#### [WHAT TO PRODUCE]
Although the data below holds other lines too, output only those from the line with "A seat bracket cantilevers" up to and including the line with "Determine φR_n for a", exactly as they appear.

[Collected data]
===============
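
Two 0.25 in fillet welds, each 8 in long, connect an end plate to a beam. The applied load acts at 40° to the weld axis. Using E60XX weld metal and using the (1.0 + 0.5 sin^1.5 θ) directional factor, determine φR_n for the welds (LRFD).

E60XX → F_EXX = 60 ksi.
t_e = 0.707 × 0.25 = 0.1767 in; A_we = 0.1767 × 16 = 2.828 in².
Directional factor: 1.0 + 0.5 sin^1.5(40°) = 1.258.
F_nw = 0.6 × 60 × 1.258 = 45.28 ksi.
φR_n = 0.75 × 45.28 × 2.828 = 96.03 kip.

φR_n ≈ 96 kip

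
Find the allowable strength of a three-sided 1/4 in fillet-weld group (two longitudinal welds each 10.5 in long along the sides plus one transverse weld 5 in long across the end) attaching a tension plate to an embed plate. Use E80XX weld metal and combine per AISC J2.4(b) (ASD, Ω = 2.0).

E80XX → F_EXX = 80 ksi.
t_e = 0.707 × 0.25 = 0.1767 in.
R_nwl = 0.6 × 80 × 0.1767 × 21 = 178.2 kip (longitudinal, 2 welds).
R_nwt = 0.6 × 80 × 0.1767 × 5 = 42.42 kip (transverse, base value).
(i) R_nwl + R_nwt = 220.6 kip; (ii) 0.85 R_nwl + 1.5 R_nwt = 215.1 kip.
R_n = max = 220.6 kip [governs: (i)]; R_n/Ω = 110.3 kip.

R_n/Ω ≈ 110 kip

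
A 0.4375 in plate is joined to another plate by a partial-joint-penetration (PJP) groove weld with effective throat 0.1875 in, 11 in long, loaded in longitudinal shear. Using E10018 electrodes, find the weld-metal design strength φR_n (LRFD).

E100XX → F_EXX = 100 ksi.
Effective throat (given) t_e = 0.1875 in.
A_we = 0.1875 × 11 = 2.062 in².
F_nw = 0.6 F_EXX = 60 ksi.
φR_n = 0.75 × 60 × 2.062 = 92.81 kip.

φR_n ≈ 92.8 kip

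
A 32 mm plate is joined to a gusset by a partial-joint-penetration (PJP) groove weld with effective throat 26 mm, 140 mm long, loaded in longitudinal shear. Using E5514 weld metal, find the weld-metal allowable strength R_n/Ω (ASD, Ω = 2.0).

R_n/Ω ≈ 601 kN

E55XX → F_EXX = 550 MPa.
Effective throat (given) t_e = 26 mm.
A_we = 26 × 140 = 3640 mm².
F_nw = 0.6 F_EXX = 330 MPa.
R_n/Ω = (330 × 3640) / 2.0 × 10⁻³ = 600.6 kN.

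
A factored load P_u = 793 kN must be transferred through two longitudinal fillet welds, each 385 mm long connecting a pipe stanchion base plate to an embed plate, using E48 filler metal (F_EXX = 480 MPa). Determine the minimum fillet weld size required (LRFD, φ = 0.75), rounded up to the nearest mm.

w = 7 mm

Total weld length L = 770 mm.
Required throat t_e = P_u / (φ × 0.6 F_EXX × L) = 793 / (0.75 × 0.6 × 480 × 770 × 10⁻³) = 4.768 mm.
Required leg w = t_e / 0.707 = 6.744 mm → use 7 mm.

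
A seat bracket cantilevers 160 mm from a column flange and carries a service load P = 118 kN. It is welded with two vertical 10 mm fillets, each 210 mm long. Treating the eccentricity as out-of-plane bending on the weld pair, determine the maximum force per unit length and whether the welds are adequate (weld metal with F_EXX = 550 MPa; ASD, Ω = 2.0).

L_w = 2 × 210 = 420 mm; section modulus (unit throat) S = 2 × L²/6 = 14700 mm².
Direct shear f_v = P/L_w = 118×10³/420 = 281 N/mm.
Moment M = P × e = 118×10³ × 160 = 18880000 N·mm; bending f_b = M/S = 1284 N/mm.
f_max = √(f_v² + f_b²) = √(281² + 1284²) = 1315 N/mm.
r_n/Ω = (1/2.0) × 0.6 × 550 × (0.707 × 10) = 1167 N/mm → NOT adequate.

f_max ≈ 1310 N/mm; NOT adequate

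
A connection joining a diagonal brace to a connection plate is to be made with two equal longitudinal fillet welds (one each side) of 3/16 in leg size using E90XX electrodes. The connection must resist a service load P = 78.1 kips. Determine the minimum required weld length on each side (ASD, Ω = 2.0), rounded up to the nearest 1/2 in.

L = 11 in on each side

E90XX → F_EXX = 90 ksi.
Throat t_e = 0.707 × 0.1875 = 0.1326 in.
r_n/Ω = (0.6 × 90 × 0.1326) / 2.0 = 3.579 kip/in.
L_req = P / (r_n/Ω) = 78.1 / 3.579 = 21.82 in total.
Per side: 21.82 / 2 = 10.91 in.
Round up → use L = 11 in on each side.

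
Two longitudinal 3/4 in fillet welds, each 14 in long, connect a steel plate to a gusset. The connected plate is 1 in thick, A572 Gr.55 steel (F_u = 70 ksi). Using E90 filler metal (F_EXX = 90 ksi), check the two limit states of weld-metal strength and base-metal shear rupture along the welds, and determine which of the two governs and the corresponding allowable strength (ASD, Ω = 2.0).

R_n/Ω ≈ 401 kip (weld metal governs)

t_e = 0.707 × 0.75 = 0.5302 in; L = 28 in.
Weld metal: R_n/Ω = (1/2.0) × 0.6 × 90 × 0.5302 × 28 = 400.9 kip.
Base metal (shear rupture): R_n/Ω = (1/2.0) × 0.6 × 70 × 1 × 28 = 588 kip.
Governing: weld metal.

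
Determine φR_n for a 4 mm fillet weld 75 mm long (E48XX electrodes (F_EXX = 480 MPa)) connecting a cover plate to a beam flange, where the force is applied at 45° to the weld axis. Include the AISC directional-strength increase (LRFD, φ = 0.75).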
===============
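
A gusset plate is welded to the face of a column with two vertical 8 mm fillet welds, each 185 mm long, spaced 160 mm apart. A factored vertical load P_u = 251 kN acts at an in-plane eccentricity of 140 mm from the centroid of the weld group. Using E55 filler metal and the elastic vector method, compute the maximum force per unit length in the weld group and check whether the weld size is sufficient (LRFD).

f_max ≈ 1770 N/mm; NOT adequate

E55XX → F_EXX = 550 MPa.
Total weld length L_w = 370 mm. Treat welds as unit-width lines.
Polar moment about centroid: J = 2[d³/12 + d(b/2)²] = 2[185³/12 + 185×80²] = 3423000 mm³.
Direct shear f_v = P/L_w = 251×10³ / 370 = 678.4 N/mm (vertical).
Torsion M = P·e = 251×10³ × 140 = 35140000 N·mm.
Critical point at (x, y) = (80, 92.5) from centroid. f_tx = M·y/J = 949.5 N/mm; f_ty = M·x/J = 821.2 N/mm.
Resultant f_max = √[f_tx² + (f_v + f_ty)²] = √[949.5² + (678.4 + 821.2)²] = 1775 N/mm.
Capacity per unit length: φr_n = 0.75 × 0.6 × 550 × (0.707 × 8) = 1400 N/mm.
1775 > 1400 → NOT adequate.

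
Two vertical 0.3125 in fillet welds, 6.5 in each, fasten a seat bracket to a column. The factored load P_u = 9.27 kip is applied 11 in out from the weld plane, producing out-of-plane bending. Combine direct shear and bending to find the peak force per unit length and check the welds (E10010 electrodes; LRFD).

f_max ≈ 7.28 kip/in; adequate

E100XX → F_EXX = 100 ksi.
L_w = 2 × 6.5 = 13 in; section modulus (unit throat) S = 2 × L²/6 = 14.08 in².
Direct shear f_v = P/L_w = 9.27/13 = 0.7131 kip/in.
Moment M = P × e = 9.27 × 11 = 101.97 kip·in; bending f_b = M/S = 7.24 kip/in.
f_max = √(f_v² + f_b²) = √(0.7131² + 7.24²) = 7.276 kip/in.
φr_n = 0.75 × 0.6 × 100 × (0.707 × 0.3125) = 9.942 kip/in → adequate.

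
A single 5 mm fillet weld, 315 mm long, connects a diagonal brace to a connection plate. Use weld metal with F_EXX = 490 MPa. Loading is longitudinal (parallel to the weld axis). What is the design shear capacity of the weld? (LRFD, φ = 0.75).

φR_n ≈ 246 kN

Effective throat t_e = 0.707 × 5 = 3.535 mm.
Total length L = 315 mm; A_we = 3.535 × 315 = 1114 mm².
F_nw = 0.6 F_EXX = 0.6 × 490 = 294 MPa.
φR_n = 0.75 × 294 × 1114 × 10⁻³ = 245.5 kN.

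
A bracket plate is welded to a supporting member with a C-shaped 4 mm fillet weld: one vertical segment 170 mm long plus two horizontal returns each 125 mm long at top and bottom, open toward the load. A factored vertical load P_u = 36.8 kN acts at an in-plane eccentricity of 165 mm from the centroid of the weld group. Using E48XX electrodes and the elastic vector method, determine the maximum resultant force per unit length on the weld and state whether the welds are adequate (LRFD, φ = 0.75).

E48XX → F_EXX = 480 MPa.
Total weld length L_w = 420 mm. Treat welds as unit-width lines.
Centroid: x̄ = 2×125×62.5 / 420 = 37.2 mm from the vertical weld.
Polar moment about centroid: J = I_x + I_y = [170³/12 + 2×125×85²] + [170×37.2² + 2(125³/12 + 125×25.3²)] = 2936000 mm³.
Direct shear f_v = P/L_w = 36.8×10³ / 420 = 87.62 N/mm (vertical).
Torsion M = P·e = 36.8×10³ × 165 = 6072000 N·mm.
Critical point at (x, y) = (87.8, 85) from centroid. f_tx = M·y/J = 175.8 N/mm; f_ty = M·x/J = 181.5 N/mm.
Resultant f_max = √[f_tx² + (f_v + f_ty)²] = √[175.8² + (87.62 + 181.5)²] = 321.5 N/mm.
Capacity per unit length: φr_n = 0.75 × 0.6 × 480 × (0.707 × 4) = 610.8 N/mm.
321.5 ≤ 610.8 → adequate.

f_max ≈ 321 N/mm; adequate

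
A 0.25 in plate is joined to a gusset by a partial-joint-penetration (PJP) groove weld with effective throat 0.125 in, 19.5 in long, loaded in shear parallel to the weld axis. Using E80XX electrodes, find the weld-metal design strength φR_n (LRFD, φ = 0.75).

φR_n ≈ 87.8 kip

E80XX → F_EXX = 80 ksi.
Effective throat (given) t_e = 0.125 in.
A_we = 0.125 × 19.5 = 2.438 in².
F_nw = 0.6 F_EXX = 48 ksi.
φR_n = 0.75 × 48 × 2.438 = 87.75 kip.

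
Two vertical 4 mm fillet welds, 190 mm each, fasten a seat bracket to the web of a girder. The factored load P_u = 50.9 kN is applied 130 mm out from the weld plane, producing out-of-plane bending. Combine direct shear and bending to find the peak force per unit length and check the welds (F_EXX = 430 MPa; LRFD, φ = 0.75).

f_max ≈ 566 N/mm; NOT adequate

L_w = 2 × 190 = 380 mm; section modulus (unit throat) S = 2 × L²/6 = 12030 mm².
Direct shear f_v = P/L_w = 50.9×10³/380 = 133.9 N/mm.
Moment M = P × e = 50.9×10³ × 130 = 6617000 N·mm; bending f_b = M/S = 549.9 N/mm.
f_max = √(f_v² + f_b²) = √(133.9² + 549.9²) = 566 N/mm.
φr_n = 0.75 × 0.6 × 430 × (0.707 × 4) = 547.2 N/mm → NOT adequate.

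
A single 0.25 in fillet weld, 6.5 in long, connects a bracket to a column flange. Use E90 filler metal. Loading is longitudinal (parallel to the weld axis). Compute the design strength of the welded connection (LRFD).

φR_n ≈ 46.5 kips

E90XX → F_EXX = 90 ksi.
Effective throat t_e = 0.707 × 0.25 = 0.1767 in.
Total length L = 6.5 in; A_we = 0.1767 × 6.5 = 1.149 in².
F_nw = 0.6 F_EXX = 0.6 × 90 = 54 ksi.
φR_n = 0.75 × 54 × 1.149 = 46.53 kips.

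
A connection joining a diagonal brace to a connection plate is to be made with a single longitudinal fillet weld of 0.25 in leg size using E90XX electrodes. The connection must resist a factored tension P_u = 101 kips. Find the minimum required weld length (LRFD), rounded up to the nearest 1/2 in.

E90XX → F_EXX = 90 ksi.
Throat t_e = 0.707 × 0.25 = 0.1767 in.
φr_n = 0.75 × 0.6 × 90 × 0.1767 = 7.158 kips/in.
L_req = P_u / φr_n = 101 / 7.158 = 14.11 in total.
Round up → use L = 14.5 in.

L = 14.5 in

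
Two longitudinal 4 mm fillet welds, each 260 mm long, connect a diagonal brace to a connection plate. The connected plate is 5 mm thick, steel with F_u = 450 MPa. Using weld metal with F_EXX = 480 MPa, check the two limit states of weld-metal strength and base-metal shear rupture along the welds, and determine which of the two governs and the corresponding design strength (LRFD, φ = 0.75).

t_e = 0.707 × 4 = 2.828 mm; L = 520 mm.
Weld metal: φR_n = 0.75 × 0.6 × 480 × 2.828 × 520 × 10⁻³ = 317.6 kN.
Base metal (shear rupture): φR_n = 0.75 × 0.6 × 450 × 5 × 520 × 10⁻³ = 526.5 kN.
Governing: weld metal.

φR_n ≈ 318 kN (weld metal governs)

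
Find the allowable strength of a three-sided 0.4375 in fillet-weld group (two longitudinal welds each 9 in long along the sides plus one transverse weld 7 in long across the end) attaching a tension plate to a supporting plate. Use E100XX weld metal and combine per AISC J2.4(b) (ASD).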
===============
#### [EXERCISE RESPONSE]
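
A seat bracket cantilevers 160 mm from a column flange and carries a service load P = 118 kN. It is welded with two vertical 10 mm fillets, each 210 mm long. Treating the eccentricity as out-of-plane bending on the weld pair, determine the maximum force per unit length and whether the welds are adequate (weld metal with F_EXX = 550 MPa; ASD, Ω = 2.0).

L_w = 2 × 210 = 420 mm; section modulus (unit throat) S = 2 × L²/6 = 14700 mm².
Direct shear f_v = P/L_w = 118×10³/420 = 281 N/mm.
Moment M = P × e = 118×10³ × 160 = 18880000 N·mm; bending f_b = M/S = 1284 N/mm.
f_max = √(f_v² + f_b²) = √(281² + 1284²) = 1315 N/mm.
r_n/Ω = (1/2.0) × 0.6 × 550 × (0.707 × 10) = 1167 N/mm → NOT adequate.

f_max ≈ 1310 N/mm; NOT adequate

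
A connection joining a diagonal brace to a connection plate is to be made with two equal longitudinal fillet welds (one each side) of 3/16 in leg size using E90XX electrodes. The connection must resist a service load P = 78.1 kips. Determine the minimum required weld length on each side (ASD, Ω = 2.0), rounded up to the nearest 1/2 in.

L = 11 in on each side

E90XX → F_EXX = 90 ksi.
Throat t_e = 0.707 × 0.1875 = 0.1326 in.
r_n/Ω = (0.6 × 90 × 0.1326) / 2.0 = 3.579 kip/in.
L_req = P / (r_n/Ω) = 78.1 / 3.579 = 21.82 in total.
Per side: 21.82 / 2 = 10.91 in.
Round up → use L = 11 in on each side.

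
Two longitudinal 3/4 in fillet welds, each 14 in long, connect a steel plate to a gusset. The connected plate is 1 in thick, A572 Gr.55 steel (F_u = 70 ksi). Using E90 filler metal (F_EXX = 90 ksi), check the two limit states of weld-metal strength and base-metal shear rupture along the welds, and determine which of the two governs and the corresponding allowable strength (ASD, Ω = 2.0).

R_n/Ω ≈ 401 kip (weld metal governs)

t_e = 0.707 × 0.75 = 0.5302 in; L = 28 in.
Weld metal: R_n/Ω = (1/2.0) × 0.6 × 90 × 0.5302 × 28 = 400.9 kip.
Base metal (shear rupture): R_n/Ω = (1/2.0) × 0.6 × 70 × 1 × 28 = 588 kip.
Governing: weld metal.

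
Determine φR_n for a 4 mm fillet weld 75 mm long (E48XX electrodes (F_EXX = 480 MPa)) connecting a cover plate to a beam flange, where the force is applied at 45° to the weld axis. Include the AISC directional-strength increase (LRFD, φ = 0.75).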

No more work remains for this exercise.